> **TO DO**: Your answer must be an exact copy of every record.

> **DATA FOR THE TASK**:
===

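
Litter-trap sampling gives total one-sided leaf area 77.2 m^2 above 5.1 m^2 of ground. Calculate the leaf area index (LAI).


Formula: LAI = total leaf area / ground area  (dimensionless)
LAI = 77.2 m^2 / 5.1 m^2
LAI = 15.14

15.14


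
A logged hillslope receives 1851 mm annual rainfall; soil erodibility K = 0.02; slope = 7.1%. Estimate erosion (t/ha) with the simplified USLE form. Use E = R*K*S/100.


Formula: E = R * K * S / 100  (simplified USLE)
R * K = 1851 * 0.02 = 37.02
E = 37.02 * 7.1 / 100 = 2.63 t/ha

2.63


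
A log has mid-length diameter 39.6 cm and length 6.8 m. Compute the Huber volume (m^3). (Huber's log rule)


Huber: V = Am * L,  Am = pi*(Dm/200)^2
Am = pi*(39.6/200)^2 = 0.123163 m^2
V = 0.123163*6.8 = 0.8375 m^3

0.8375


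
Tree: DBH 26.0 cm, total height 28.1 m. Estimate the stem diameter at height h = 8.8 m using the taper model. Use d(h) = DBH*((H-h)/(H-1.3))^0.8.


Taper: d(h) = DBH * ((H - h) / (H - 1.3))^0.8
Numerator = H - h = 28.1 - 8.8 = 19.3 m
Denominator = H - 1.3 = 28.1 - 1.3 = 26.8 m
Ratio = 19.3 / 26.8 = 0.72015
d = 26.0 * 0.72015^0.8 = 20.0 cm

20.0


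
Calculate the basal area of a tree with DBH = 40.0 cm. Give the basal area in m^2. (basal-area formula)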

===

> **EXERCISE RESPONSE**:
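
Litter-trap sampling gives total one-sided leaf area 77.2 m^2 above 5.1 m^2 of ground. Calculate the leaf area index (LAI).


Formula: LAI = total leaf area / ground area  (dimensionless)
LAI = 77.2 m^2 / 5.1 m^2
LAI = 15.14

15.14


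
A logged hillslope receives 1851 mm annual rainfall; soil erodibility K = 0.02; slope = 7.1%. Estimate erosion (t/ha) with the simplified USLE form. Use E = R*K*S/100.


Formula: E = R * K * S / 100  (simplified USLE)
R * K = 1851 * 0.02 = 37.02
E = 37.02 * 7.1 / 100 = 2.63 t/ha

2.63


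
A log has mid-length diameter 39.6 cm and length 6.8 m. Compute the Huber volume (m^3). (Huber's log rule)


Huber: V = Am * L,  Am = pi*(Dm/200)^2
Am = pi*(39.6/200)^2 = 0.123163 m^2
V = 0.123163*6.8 = 0.8375 m^3

0.8375


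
Tree: DBH 26.0 cm, total height 28.1 m. Estimate the stem diameter at height h = 8.8 m using the taper model. Use d(h) = DBH*((H-h)/(H-1.3))^0.8.


Taper: d(h) = DBH * ((H - h) / (H - 1.3))^0.8
Numerator = H - h = 28.1 - 8.8 = 19.3 m
Denominator = H - 1.3 = 28.1 - 1.3 = 26.8 m
Ratio = 19.3 / 26.8 = 0.72015
d = 26.0 * 0.72015^0.8 = 20.0 cm

20.0


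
Calculate the basal area of a tree with DBH = 40.0 cm. Give the basal area in m^2. (basal-area formula)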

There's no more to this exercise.